### Excerpted records
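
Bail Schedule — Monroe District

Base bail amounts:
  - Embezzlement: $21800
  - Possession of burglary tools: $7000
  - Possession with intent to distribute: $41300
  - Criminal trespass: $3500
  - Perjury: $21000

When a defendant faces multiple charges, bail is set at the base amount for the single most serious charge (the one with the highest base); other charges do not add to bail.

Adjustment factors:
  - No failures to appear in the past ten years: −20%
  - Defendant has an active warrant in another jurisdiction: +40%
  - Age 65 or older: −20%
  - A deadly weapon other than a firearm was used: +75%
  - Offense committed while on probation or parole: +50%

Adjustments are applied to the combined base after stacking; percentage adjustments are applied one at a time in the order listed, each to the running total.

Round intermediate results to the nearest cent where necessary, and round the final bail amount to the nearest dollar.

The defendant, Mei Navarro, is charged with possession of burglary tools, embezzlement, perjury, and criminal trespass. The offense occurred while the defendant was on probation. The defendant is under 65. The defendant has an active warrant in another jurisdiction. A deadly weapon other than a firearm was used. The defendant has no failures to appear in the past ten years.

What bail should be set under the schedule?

Base amounts from the schedule: possession of burglary tools $7000; embezzlement $21800; perjury $21000; criminal trespass $3500.
Stacking rule: use the highest base only. Highest is embezzlement at $21800. Combined base = $21800.
No failures to appear in the past ten years (−20%): $21800 × 0.8 = $17440.
Defendant has an active warrant in another jurisdiction (+40%): $17440 × 1.4 = $24416.
A deadly weapon other than a firearm was used (+75%): $24416 × 1.75 = $42728.
Offense committed while on probation or parole (+50%): $42728 × 1.5 = $64092.

$64092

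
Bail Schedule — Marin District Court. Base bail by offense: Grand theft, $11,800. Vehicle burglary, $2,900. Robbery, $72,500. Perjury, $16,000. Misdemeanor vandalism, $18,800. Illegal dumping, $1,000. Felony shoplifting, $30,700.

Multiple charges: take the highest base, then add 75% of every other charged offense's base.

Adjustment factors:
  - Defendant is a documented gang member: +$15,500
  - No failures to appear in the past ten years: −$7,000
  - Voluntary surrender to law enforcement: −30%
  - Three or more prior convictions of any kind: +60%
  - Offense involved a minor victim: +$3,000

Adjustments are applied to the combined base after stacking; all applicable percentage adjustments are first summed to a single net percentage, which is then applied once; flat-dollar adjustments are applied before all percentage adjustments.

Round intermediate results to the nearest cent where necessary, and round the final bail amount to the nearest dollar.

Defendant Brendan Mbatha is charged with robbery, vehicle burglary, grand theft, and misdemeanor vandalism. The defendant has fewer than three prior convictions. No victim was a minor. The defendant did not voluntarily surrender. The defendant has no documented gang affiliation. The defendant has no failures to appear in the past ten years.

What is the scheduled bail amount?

$90,625

Base amounts from the schedule: robbery $72,500; vehicle burglary $2,900; grand theft $11,800; misdemeanor vandalism $18,800.
Stacking rule: highest base plus 75% of each additional charge. Highest is robbery at $72,500. Additional: $2,900 × 75% = $2,175; $11,800 × 75% = $8,850; $18,800 × 75% = $14,100. Combined base = $72,500 + $25,125 = $97,625.
No failures to appear in the past ten years (−$7,000 flat): $97,625 − $7,000 = $90,625.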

### What is expected
The sole thing to report is how many lines in the data hold the string "percentage".

### Result of this exercise
2